Action item :: Type out every entry again, character for character.

Entries supplied ::
■ ■ ■ ■

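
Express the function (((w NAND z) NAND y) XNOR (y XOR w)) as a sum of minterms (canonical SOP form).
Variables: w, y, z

Σm(4, 5, 6) = (w AND NOT y AND NOT z) OR (w AND NOT y AND z) OR (w AND y AND NOT z)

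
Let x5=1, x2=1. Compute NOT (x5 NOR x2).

Substituting: NOT (1 NOR 1)
= 1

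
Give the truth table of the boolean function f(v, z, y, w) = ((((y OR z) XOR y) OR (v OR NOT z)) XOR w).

v | z | y | w | Output
----------------------
0 | 0 | 0 | 0 | 1
0 | 0 | 0 | 1 | 0
0 | 0 | 1 | 0 | 1
0 | 0 | 1 | 1 | 0
0 | 1 | 0 | 0 | 1
0 | 1 | 0 | 1 | 0
0 | 1 | 1 | 0 | 0
0 | 1 | 1 | 1 | 1
1 | 0 | 0 | 0 | 1
1 | 0 | 0 | 1 | 0
1 | 0 | 1 | 0 | 1
1 | 0 | 1 | 1 | 0
1 | 1 | 0 | 0 | 1
1 | 1 | 0 | 1 | 0
1 | 1 | 1 | 0 | 1
1 | 1 | 1 | 1 | 0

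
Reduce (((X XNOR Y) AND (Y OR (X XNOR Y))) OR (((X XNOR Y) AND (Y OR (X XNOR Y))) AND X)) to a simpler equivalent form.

By absorption (E OR (E AND v) = E) then absorption (E AND (E OR v) = E):
= (X XNOR Y)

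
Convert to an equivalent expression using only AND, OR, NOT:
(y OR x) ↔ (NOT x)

((y OR x) AND (NOT x)) OR (NOT (y OR x) AND x)
(Biconditional = both true or both false)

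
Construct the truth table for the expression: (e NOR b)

e | b | Output
--------------
0 | 0 | 1
0 | 1 | 0
1 | 0 | 0
1 | 1 | 0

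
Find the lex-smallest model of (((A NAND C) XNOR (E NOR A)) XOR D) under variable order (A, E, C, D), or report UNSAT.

A=0, E=0, C=0, D=0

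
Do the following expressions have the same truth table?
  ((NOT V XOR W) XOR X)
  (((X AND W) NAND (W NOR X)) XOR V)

No. Counterexample: with W=0, X=1, V=0, Expression 1 = 0 but Expression 2 = 1.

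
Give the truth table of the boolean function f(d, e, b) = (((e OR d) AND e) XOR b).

d | e | b | Output
------------------
0 | 0 | 0 | 0
0 | 0 | 1 | 1
0 | 1 | 0 | 1
0 | 1 | 1 | 0
1 | 0 | 0 | 0
1 | 0 | 1 | 1
1 | 1 | 0 | 1
1 | 1 | 1 | 0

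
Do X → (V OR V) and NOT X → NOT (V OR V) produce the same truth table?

No, Inverse is not equivalent to original (counterexample: V=0, X=1)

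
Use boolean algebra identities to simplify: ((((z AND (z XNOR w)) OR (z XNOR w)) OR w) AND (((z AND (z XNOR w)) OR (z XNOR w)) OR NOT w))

By distribution ((E OR v) AND (E OR NOT v) = E) then absorption (E OR (E AND v) = E):
= (z XNOR w)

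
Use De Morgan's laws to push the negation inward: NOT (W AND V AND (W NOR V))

NOT W OR NOT V OR NOT (W NOR V)
De Morgan's: NOT(AND of terms) = OR of negations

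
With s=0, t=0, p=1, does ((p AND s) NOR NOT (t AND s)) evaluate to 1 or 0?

Substituting: ((1 AND 0) NOR NOT (0 AND 0))
= 0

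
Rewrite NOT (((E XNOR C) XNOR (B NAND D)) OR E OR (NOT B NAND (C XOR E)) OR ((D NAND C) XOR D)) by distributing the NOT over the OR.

NOT ((E XNOR C) XNOR (B NAND D)) AND NOT E AND NOT (NOT B NAND (C XOR E)) AND NOT ((D NAND C) XOR D)
De Morgan's: NOT(OR of terms) = AND of negations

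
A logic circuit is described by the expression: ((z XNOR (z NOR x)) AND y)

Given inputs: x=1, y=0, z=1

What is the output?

Substituting: ((1 XNOR (1 NOR 1)) AND 0)
= 0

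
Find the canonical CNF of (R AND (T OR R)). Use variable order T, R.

(T OR R) AND (NOT T OR R)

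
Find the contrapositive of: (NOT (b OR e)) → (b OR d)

Contrapositive: NOT (b OR d) → (b OR e)
Note: A statement and its contrapositive are logically equivalent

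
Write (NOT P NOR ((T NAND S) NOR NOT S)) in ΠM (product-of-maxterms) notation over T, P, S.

ΠM(0, 1, 4, 5, 7) = (T OR P OR S) AND (T OR P OR NOT S) AND (NOT T OR P OR S) AND (NOT T OR P OR NOT S) AND (NOT T OR NOT P OR NOT S)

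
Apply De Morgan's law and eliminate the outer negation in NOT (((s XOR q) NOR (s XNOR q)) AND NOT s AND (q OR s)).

NOT ((s XOR q) NOR (s XNOR q)) OR s OR NOT (q OR s)
De Morgan's: NOT(AND of terms) = OR of negations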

■ ■ ■ ■

The answer ::
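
Express the function (((w NAND z) NAND y) XNOR (y XOR w)) as a sum of minterms (canonical SOP form).
Variables: w, y, z

Σm(4, 5, 6) = (w AND NOT y AND NOT z) OR (w AND NOT y AND z) OR (w AND y AND NOT z)

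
Let x5=1, x2=1. Compute NOT (x5 NOR x2).

Substituting: NOT (1 NOR 1)
= 1

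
Give the truth table of the boolean function f(v, z, y, w) = ((((y OR z) XOR y) OR (v OR NOT z)) XOR w).

v | z | y | w | Output
----------------------
0 | 0 | 0 | 0 | 1
0 | 0 | 0 | 1 | 0
0 | 0 | 1 | 0 | 1
0 | 0 | 1 | 1 | 0
0 | 1 | 0 | 0 | 1
0 | 1 | 0 | 1 | 0
0 | 1 | 1 | 0 | 0
0 | 1 | 1 | 1 | 1
1 | 0 | 0 | 0 | 1
1 | 0 | 0 | 1 | 0
1 | 0 | 1 | 0 | 1
1 | 0 | 1 | 1 | 0
1 | 1 | 0 | 0 | 1
1 | 1 | 0 | 1 | 0
1 | 1 | 1 | 0 | 1
1 | 1 | 1 | 1 | 0

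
Reduce (((X XNOR Y) AND (Y OR (X XNOR Y))) OR (((X XNOR Y) AND (Y OR (X XNOR Y))) AND X)) to a simpler equivalent form.

By absorption (E OR (E AND v) = E) then absorption (E AND (E OR v) = E):
= (X XNOR Y)

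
Convert to an equivalent expression using only AND, OR, NOT:
(y OR x) ↔ (NOT x)

((y OR x) AND (NOT x)) OR (NOT (y OR x) AND x)
(Biconditional = both true or both false)

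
Construct the truth table for the expression: (e NOR b)

e | b | Output
--------------
0 | 0 | 1
0 | 1 | 0
1 | 0 | 0
1 | 1 | 0

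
Find the lex-smallest model of (((A NAND C) XNOR (E NOR A)) XOR D) under variable order (A, E, C, D), or report UNSAT.

A=0, E=0, C=0, D=0

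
Do the following expressions have the same truth table?
  ((NOT V XOR W) XOR X)
  (((X AND W) NAND (W NOR X)) XOR V)

No. Counterexample: with W=0, X=1, V=0, Expression 1 = 0 but Expression 2 = 1.

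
Give the truth table of the boolean function f(d, e, b) = (((e OR d) AND e) XOR b).

d | e | b | Output
------------------
0 | 0 | 0 | 0
0 | 0 | 1 | 1
0 | 1 | 0 | 1
0 | 1 | 1 | 0
1 | 0 | 0 | 0
1 | 0 | 1 | 1
1 | 1 | 0 | 1
1 | 1 | 1 | 0

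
Do X → (V OR V) and NOT X → NOT (V OR V) produce the same truth table?

No, Inverse is not equivalent to original (counterexample: V=0, X=1)

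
Use boolean algebra identities to simplify: ((((z AND (z XNOR w)) OR (z XNOR w)) OR w) AND (((z AND (z XNOR w)) OR (z XNOR w)) OR NOT w))

By distribution ((E OR v) AND (E OR NOT v) = E) then absorption (E OR (E AND v) = E):
= (z XNOR w)

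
Use De Morgan's laws to push the negation inward: NOT (W AND V AND (W NOR V))

NOT W OR NOT V OR NOT (W NOR V)
De Morgan's: NOT(AND of terms) = OR of negations

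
With s=0, t=0, p=1, does ((p AND s) NOR NOT (t AND s)) evaluate to 1 or 0?

Substituting: ((1 AND 0) NOR NOT (0 AND 0))
= 0

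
Rewrite NOT (((E XNOR C) XNOR (B NAND D)) OR E OR (NOT B NAND (C XOR E)) OR ((D NAND C) XOR D)) by distributing the NOT over the OR.

NOT ((E XNOR C) XNOR (B NAND D)) AND NOT E AND NOT (NOT B NAND (C XOR E)) AND NOT ((D NAND C) XOR D)
De Morgan's: NOT(OR of terms) = AND of negations

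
A logic circuit is described by the expression: ((z XNOR (z NOR x)) AND y)

Given inputs: x=1, y=0, z=1

What is the output?

Substituting: ((1 XNOR (1 NOR 1)) AND 0)
= 0

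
Find the canonical CNF of (R AND (T OR R)). Use variable order T, R.

(T OR R) AND (NOT T OR R)

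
Find the contrapositive of: (NOT (b OR e)) → (b OR d)

Contrapositive: NOT (b OR d) → (b OR e)
Note: A statement and its contrapositive are logically equivalent

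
Write (NOT P NOR ((T NAND S) NOR NOT S)) in ΠM (product-of-maxterms) notation over T, P, S.

ΠM(0, 1, 4, 5, 7) = (T OR P OR S) AND (T OR P OR NOT S) AND (NOT T OR P OR S) AND (NOT T OR P OR NOT S) AND (NOT T OR NOT P OR NOT S)

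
Apply De Morgan's law and eliminate the outer negation in NOT (((s XOR q) NOR (s XNOR q)) AND NOT s AND (q OR s)).

NOT ((s XOR q) NOR (s XNOR q)) OR s OR NOT (q OR s)
De Morgan's: NOT(AND of terms) = OR of negations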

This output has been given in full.